## What you are asked to do
Only one span of the listing below is wanted: the lines from the one with "P = rec X. a.d.c.(X + X) + a.a.a.(X + 0)" through the one with "with the usual", reproduced exactly, both ends kept.

"""

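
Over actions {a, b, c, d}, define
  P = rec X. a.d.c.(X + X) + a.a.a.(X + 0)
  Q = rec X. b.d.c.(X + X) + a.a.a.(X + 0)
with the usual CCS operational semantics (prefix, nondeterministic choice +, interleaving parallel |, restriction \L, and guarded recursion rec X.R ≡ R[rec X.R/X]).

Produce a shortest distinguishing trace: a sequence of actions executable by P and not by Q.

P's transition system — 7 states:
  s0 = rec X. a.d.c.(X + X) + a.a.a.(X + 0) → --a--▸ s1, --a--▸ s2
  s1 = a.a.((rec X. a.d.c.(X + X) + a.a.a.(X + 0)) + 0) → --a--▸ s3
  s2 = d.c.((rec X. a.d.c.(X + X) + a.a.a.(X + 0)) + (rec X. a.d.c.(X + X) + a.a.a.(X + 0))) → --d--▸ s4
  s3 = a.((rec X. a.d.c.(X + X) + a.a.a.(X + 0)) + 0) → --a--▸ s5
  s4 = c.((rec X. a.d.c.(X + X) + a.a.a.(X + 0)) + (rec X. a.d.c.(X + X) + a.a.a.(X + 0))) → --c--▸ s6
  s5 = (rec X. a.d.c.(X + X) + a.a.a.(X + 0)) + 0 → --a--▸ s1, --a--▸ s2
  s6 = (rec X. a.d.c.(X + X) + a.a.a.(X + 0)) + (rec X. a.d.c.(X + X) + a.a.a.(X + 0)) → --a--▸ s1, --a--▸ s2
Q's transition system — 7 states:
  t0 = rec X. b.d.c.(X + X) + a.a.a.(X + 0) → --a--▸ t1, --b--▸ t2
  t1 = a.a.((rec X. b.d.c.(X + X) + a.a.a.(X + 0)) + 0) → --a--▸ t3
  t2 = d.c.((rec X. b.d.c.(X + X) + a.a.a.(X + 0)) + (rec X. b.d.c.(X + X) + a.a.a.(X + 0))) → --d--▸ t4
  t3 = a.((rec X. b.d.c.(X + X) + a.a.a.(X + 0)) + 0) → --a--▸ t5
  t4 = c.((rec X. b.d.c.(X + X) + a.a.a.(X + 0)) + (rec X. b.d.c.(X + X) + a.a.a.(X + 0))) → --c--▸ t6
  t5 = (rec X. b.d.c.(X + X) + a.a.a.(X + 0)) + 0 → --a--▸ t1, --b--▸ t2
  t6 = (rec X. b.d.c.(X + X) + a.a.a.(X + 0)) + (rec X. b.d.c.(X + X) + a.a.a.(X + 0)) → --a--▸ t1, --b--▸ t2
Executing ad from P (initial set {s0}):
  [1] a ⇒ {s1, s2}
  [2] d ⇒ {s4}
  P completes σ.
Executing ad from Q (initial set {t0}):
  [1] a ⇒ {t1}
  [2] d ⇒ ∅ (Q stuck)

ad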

"""
"""

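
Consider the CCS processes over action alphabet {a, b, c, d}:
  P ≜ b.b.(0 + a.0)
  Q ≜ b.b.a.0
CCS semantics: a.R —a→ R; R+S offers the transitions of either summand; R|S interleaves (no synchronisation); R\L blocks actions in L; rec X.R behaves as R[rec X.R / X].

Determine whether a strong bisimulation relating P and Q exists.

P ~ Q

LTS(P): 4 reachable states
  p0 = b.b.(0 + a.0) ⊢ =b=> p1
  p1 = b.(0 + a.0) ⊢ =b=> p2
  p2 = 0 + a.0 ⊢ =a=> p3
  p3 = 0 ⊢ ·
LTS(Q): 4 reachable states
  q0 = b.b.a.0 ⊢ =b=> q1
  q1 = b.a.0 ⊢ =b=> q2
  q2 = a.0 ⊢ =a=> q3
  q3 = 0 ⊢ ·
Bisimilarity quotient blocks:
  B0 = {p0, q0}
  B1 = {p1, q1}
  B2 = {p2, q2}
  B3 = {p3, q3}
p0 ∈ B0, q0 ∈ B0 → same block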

"""

## Solution for this task
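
  P = rec X. a.d.c.(X + X) + a.a.a.(X + 0)
  Q = rec X. b.d.c.(X + X) + a.a.a.(X + 0)
with the usual CCS operational semantics (prefix, nondeterministic choice +, interleaving parallel |, restriction \L, and guarded recursion rec X.R ≡ R[rec X.R/X]).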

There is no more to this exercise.